▶ _What to work on_: When you repeat the listing, keep every character as it is.

▶ _Information_:

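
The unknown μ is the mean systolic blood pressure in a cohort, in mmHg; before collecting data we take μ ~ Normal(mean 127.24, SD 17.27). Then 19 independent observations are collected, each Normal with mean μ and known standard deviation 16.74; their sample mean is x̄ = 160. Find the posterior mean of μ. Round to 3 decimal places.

Posterior mean ≈ 158.456

Prior precision 1/τ₀² = 1/17.27² = 0.00335286; data precision n/σ² = 19/16.74² = 0.0678020.
Posterior precision = 0.00335286 + 0.0678020 = 0.0711549.
Posterior mean = (0.00335286·127.24 + 0.0678020·160) / 0.0711549 = 158.456.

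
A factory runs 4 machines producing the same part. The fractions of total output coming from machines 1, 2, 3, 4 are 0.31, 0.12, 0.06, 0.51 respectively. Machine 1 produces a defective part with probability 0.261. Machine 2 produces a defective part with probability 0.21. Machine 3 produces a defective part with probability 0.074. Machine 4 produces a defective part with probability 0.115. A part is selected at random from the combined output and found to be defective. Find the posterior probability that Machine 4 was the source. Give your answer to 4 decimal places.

Posterior probability ≈ 0.3466

Tabulate prior·likelihood by source: [1] prior 0.31, lik 0.261, product 0.08091; [2] prior 0.12, lik 0.21, product 0.02520; [3] prior 0.06, lik 0.074, product 0.004440; [4] prior 0.51, lik 0.115, product 0.05865.
Normalizing constant = 0.16920; the posterior for Machine 4 is its product over the sum, 0.05865/0.16920 = 0.3466.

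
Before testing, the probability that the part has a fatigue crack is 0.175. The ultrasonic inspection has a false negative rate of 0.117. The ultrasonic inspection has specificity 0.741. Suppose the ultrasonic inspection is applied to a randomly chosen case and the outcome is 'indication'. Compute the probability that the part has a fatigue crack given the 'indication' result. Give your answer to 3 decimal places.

Let H be the event that the part has a fatigue crack. P(H) = 0.175, so P(¬H) = 0.825. With E the 'indication' result, P(E|H) = 0.883 and P(E|¬H) = 0.259.
P(E) = 0.883·0.175 + 0.259·0.825 = 0.15452 + 0.21368 = 0.36820.
By Bayes' theorem, P(H|E) = 0.15452 / 0.36820 = 0.420.

P(H | E) ≈ 0.420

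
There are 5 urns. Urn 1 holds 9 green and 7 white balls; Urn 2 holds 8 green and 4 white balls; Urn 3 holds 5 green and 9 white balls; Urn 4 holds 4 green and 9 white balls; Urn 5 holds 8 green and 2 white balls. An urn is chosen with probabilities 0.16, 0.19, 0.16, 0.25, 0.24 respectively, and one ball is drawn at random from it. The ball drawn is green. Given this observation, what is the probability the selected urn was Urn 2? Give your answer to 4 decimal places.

Posterior probability ≈ 0.2334

Tabulate prior·likelihood by source: [1] prior 0.16, lik 0.5625, product 0.09000; [2] prior 0.19, lik 0.6667, product 0.1267; [3] prior 0.16, lik 0.3571, product 0.05714; [4] prior 0.25, lik 0.3077, product 0.07692; [5] prior 0.24, lik 0.8, product 0.1920.
Normalizing constant = 0.54273; the posterior for Urn 2 is its product over the sum, 0.1267/0.54273 = 0.2334.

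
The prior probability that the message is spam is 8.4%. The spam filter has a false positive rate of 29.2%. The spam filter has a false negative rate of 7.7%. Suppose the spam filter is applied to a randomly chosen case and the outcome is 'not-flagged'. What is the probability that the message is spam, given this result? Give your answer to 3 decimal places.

Let H be the event that the message is spam. P(H) = 0.084, so P(¬H) = 0.916. With E the 'not-flagged' result, P(E|H) = 0.077 and P(E|¬H) = 0.708.
P(E) = 0.077·0.084 + 0.708·0.916 = 0.0064680 + 0.64853 = 0.65500.
By Bayes' theorem, P(H|E) = 0.0064680 / 0.65500 = 0.010.

P(H | E) ≈ 0.010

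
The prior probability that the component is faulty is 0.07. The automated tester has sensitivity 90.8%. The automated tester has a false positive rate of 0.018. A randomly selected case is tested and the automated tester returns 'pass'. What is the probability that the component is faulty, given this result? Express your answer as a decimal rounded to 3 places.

P(H | E) ≈ 0.007

Write H for 'the component is faulty'. Prior odds H:¬H = 0.07/0.93 = 0.075269. For the 'pass' outcome, the likelihood ratio is 0.092/0.982 = 0.093686.
Posterior odds = 0.075269 × 0.093686 = 0.0070517, so P(H|E) = 0.0070517/(1+0.0070517) = 0.007.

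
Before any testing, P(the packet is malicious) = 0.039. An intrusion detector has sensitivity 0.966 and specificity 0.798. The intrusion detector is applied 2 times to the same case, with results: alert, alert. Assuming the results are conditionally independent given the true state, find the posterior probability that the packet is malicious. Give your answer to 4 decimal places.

With H the event that the packet is malicious, the joint likelihood of the observed sequence is P(data|H) = 0.966·0.966 = 0.93316 and P(data|¬H) = 0.202·0.202 = 0.040804.
Bayes: P(H|data) = 0.039·0.93316 / (0.039·0.93316 + 0.961·0.040804) = 0.036393/0.075606 = 0.4814.

Posterior P(H) ≈ 0.4814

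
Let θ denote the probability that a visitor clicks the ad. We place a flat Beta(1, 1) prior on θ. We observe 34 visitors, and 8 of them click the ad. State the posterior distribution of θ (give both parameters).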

▶ _Written solution_:
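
The unknown μ is the mean systolic blood pressure in a cohort, in mmHg; before collecting data we take μ ~ Normal(mean 127.24, SD 17.27). Then 19 independent observations are collected, each Normal with mean μ and known standard deviation 16.74; their sample mean is x̄ = 160. Find the posterior mean of μ. Round to 3 decimal places.

Posterior mean ≈ 158.456

Prior precision 1/τ₀² = 1/17.27² = 0.00335286; data precision n/σ² = 19/16.74² = 0.0678020.
Posterior precision = 0.00335286 + 0.0678020 = 0.0711549.
Posterior mean = (0.00335286·127.24 + 0.0678020·160) / 0.0711549 = 158.456.

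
A factory runs 4 machines producing the same part. The fractions of total output coming from machines 1, 2, 3, 4 are 0.31, 0.12, 0.06, 0.51 respectively. Machine 1 produces a defective part with probability 0.261. Machine 2 produces a defective part with probability 0.21. Machine 3 produces a defective part with probability 0.074. Machine 4 produces a defective part with probability 0.115. A part is selected at random from the combined output and found to be defective. Find the posterior probability that Machine 4 was the source. Give your answer to 4 decimal places.

Posterior probability ≈ 0.3466

Tabulate prior·likelihood by source: [1] prior 0.31, lik 0.261, product 0.08091; [2] prior 0.12, lik 0.21, product 0.02520; [3] prior 0.06, lik 0.074, product 0.004440; [4] prior 0.51, lik 0.115, product 0.05865.
Normalizing constant = 0.16920; the posterior for Machine 4 is its product over the sum, 0.05865/0.16920 = 0.3466.

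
Before testing, the probability that the part has a fatigue crack is 0.175. The ultrasonic inspection has a false negative rate of 0.117. The ultrasonic inspection has specificity 0.741. Suppose the ultrasonic inspection is applied to a randomly chosen case and the outcome is 'indication'. Compute the probability that the part has a fatigue crack given the 'indication' result. Give your answer to 3 decimal places.

Let H be the event that the part has a fatigue crack. P(H) = 0.175, so P(¬H) = 0.825. With E the 'indication' result, P(E|H) = 0.883 and P(E|¬H) = 0.259.
P(E) = 0.883·0.175 + 0.259·0.825 = 0.15452 + 0.21368 = 0.36820.
By Bayes' theorem, P(H|E) = 0.15452 / 0.36820 = 0.420.

P(H | E) ≈ 0.420

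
There are 5 urns. Urn 1 holds 9 green and 7 white balls; Urn 2 holds 8 green and 4 white balls; Urn 3 holds 5 green and 9 white balls; Urn 4 holds 4 green and 9 white balls; Urn 5 holds 8 green and 2 white balls. An urn is chosen with probabilities 0.16, 0.19, 0.16, 0.25, 0.24 respectively, and one ball is drawn at random from it. The ball drawn is green. Given this observation, what is the probability the selected urn was Urn 2? Give your answer to 4 decimal places.

Posterior probability ≈ 0.2334

Tabulate prior·likelihood by source: [1] prior 0.16, lik 0.5625, product 0.09000; [2] prior 0.19, lik 0.6667, product 0.1267; [3] prior 0.16, lik 0.3571, product 0.05714; [4] prior 0.25, lik 0.3077, product 0.07692; [5] prior 0.24, lik 0.8, product 0.1920.
Normalizing constant = 0.54273; the posterior for Urn 2 is its product over the sum, 0.1267/0.54273 = 0.2334.

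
The prior probability that the message is spam is 8.4%. The spam filter has a false positive rate of 29.2%. The spam filter has a false negative rate of 7.7%. Suppose the spam filter is applied to a randomly chosen case and the outcome is 'not-flagged'. What is the probability that the message is spam, given this result? Give your answer to 3 decimal places.

Let H be the event that the message is spam. P(H) = 0.084, so P(¬H) = 0.916. With E the 'not-flagged' result, P(E|H) = 0.077 and P(E|¬H) = 0.708.
P(E) = 0.077·0.084 + 0.708·0.916 = 0.0064680 + 0.64853 = 0.65500.
By Bayes' theorem, P(H|E) = 0.0064680 / 0.65500 = 0.010.

P(H | E) ≈ 0.010

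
The prior probability that the component is faulty is 0.07. The automated tester has sensitivity 90.8%. The automated tester has a false positive rate of 0.018. A randomly selected case is tested and the automated tester returns 'pass'. What is the probability that the component is faulty, given this result? Express your answer as a decimal rounded to 3 places.

P(H | E) ≈ 0.007

Write H for 'the component is faulty'. Prior odds H:¬H = 0.07/0.93 = 0.075269. For the 'pass' outcome, the likelihood ratio is 0.092/0.982 = 0.093686.
Posterior odds = 0.075269 × 0.093686 = 0.0070517, so P(H|E) = 0.0070517/(1+0.0070517) = 0.007.

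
Before any testing, P(the packet is malicious) = 0.039. An intrusion detector has sensitivity 0.966 and specificity 0.798. The intrusion detector is applied 2 times to the same case, with results: alert, alert. Assuming the results are conditionally independent given the true state, find the posterior probability that the packet is malicious. Give your answer to 4 decimal places.

With H the event that the packet is malicious, the joint likelihood of the observed sequence is P(data|H) = 0.966·0.966 = 0.93316 and P(data|¬H) = 0.202·0.202 = 0.040804.
Bayes: P(H|data) = 0.039·0.93316 / (0.039·0.93316 + 0.961·0.040804) = 0.036393/0.075606 = 0.4814.

Posterior P(H) ≈ 0.4814

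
Let θ denote the probability that a visitor clicks the ad. We place a flat Beta(1, 1) prior on θ. We observe 34 visitors, and 8 of them click the ad. State the posterior distribution of θ (give both parameters).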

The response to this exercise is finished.